◆ TASK OBJECTIVE:
Scan the entries below for the string "Each" and copy every line where it turns up.
-------- PROVIDED RECORDS --------
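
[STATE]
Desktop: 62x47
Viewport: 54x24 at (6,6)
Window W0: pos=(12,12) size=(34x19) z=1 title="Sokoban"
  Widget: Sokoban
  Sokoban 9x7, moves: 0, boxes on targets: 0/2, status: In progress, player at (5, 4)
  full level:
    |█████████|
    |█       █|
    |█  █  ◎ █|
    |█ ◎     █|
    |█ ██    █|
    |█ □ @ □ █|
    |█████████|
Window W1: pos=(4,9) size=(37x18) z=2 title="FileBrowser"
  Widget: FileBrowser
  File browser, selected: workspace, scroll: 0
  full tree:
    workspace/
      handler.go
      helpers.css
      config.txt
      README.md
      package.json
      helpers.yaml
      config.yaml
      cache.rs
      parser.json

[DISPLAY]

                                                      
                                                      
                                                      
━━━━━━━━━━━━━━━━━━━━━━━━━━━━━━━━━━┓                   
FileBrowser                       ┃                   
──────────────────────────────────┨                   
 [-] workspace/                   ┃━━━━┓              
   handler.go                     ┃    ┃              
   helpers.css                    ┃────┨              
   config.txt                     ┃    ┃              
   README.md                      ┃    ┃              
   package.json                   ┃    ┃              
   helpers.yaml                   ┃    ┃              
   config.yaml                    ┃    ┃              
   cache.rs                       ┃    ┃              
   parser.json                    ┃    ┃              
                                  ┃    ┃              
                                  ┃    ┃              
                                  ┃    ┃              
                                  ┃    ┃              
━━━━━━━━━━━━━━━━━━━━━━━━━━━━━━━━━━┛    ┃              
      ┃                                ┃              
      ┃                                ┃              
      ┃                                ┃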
--------
-------- PROVIDED RECORDS --------
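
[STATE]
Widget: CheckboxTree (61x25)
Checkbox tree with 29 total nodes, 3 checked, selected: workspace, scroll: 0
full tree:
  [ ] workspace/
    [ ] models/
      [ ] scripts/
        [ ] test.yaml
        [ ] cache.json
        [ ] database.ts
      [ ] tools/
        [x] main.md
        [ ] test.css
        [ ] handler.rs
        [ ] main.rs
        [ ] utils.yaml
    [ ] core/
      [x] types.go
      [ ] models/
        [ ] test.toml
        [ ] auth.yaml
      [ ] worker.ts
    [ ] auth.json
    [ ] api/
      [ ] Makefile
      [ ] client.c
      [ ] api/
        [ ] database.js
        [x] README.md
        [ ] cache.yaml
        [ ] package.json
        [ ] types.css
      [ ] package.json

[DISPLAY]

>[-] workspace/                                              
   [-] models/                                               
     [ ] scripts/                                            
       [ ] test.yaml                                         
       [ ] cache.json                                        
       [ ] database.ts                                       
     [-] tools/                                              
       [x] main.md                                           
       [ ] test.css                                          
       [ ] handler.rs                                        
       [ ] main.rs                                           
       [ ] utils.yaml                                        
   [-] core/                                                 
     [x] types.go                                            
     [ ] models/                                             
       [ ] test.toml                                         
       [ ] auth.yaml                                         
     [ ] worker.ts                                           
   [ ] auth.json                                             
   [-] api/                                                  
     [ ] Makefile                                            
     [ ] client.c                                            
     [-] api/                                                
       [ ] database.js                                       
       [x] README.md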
--------
-------- PROVIDED RECORDS --------
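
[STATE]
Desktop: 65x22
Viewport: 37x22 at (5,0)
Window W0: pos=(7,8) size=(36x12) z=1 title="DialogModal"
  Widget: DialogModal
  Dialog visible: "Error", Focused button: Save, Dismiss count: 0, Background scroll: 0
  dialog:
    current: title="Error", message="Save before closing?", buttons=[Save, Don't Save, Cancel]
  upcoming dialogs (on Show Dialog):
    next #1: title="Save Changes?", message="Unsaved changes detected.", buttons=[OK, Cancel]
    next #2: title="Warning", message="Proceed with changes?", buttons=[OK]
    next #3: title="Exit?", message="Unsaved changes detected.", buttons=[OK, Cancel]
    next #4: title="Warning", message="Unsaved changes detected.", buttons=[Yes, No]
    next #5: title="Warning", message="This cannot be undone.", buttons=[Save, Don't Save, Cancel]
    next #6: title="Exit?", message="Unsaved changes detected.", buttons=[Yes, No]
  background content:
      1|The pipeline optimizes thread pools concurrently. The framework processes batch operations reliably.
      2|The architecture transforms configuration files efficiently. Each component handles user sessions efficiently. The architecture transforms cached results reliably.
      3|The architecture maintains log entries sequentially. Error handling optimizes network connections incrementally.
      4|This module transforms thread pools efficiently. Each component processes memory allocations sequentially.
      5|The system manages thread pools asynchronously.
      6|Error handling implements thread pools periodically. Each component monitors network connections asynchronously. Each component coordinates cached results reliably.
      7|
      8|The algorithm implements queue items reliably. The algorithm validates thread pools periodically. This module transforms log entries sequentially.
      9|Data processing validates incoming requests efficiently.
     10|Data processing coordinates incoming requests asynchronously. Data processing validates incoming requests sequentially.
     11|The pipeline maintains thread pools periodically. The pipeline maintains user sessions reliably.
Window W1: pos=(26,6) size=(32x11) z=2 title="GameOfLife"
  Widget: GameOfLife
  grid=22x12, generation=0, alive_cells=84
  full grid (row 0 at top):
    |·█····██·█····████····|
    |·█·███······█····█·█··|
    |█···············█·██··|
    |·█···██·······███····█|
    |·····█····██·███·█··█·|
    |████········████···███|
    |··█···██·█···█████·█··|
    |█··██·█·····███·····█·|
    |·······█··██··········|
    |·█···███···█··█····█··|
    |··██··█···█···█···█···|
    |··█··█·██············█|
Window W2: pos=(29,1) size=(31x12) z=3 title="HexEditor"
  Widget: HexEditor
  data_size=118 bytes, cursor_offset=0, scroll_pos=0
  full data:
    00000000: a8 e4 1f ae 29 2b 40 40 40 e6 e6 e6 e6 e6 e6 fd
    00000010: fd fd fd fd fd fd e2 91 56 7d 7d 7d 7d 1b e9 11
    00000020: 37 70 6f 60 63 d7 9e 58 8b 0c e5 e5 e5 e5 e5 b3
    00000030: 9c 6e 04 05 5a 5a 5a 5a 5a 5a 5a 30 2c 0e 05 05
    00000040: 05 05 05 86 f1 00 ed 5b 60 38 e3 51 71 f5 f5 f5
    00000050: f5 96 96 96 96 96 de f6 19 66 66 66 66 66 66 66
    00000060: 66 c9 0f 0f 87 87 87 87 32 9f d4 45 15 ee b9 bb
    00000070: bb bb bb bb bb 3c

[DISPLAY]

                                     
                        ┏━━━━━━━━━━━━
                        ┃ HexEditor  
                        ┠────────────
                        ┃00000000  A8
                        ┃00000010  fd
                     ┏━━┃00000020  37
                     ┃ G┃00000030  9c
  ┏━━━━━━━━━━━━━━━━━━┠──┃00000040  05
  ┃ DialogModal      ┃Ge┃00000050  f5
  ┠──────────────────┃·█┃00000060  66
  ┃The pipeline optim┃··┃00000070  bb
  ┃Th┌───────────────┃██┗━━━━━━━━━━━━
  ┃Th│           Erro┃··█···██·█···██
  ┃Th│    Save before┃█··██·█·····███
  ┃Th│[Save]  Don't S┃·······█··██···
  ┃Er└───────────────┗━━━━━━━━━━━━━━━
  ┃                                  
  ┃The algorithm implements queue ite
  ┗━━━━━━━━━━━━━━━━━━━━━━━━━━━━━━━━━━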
--------
◆ RESPONSE AREA:
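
      2|The architecture transforms configuration files efficiently. Each component handles user sessions efficiently. The architecture transforms cached results reliably.
      4|This module transforms thread pools efficiently. Each component processes memory allocations sequentially.
      6|Error handling implements thread pools periodically. Each component monitors network connections asynchronously. Each component coordinates cached results reliably.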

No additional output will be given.